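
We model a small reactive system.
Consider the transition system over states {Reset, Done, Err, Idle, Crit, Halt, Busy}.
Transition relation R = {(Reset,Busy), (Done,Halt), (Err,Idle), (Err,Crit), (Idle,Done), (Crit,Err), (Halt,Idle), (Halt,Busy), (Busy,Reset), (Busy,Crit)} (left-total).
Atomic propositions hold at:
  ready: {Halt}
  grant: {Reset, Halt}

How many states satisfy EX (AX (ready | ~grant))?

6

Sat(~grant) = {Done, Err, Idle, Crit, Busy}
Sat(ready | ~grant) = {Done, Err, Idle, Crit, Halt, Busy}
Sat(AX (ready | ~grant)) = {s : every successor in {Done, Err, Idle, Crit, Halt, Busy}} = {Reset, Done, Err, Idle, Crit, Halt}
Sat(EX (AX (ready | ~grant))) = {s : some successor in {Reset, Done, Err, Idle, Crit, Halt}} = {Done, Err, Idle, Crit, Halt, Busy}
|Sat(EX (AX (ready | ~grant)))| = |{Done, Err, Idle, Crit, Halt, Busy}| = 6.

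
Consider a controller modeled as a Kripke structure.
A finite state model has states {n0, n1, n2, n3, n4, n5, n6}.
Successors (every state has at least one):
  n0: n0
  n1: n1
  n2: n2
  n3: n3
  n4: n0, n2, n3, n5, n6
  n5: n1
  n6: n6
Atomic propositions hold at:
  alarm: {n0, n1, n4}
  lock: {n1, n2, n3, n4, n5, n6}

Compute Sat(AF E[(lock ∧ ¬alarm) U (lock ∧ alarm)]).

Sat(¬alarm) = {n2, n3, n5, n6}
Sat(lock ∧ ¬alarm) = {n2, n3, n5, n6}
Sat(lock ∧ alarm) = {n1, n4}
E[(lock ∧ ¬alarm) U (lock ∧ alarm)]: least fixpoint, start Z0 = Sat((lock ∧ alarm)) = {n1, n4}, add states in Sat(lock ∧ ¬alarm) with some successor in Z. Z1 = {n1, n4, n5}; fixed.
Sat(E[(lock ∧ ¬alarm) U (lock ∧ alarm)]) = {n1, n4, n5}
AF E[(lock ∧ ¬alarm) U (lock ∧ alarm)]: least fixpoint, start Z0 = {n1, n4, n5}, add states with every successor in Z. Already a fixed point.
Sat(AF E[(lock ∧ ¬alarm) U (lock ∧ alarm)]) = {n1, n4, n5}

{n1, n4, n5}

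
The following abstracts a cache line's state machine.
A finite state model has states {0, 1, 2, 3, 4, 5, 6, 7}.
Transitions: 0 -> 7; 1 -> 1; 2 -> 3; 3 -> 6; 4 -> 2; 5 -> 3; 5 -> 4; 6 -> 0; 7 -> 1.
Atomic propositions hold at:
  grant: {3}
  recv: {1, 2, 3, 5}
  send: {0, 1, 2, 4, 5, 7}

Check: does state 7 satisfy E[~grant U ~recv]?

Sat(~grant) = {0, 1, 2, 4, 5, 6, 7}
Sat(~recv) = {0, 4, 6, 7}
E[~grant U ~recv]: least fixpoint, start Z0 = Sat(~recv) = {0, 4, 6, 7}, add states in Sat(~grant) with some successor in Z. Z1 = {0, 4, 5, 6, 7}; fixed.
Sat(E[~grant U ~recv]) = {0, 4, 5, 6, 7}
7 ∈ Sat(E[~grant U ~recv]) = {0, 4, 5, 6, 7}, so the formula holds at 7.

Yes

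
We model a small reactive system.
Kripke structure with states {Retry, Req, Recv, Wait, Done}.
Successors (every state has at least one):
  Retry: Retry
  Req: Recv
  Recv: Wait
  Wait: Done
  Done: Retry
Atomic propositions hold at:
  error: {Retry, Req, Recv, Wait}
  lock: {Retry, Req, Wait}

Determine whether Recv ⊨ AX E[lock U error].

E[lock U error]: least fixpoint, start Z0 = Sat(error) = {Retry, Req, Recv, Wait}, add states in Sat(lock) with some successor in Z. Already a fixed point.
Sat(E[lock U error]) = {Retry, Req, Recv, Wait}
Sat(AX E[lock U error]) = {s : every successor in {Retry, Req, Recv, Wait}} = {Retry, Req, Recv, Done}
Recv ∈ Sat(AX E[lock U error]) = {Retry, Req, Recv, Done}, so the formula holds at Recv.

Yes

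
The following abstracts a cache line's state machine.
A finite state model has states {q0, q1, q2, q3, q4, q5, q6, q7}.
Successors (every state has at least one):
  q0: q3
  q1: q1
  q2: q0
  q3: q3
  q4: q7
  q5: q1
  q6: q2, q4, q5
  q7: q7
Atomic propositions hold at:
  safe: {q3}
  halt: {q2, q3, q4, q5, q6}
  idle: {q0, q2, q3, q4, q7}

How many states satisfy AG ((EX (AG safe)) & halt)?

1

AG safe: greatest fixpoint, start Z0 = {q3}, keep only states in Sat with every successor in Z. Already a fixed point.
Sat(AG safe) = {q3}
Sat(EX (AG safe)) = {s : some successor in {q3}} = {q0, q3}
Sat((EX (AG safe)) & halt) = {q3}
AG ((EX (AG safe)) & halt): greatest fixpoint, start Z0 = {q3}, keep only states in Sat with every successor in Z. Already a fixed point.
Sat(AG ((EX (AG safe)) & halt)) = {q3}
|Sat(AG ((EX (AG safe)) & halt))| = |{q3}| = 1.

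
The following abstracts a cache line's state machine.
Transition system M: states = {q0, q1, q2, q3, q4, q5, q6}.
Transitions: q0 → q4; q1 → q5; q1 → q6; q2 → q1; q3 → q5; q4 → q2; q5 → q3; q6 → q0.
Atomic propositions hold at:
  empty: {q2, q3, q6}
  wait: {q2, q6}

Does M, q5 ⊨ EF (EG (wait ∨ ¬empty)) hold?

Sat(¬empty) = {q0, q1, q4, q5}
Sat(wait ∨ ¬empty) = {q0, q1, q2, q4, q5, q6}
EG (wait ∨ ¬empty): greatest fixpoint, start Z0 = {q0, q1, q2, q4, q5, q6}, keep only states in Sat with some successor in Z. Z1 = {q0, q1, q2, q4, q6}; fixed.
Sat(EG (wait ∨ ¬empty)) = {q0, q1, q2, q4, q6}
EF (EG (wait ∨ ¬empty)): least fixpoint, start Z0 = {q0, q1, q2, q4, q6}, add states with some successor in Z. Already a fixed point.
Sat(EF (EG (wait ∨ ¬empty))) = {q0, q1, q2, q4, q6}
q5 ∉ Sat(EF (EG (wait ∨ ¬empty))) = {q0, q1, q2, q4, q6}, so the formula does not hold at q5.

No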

--- Your instructions ---
Where a line in the listing above contains "structure", copy that line.

--- The completed task ---
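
Consider a controller modeled as a Kripke structure.
Kripke structure with states {Retry, Req, Recv, Wait, Done}.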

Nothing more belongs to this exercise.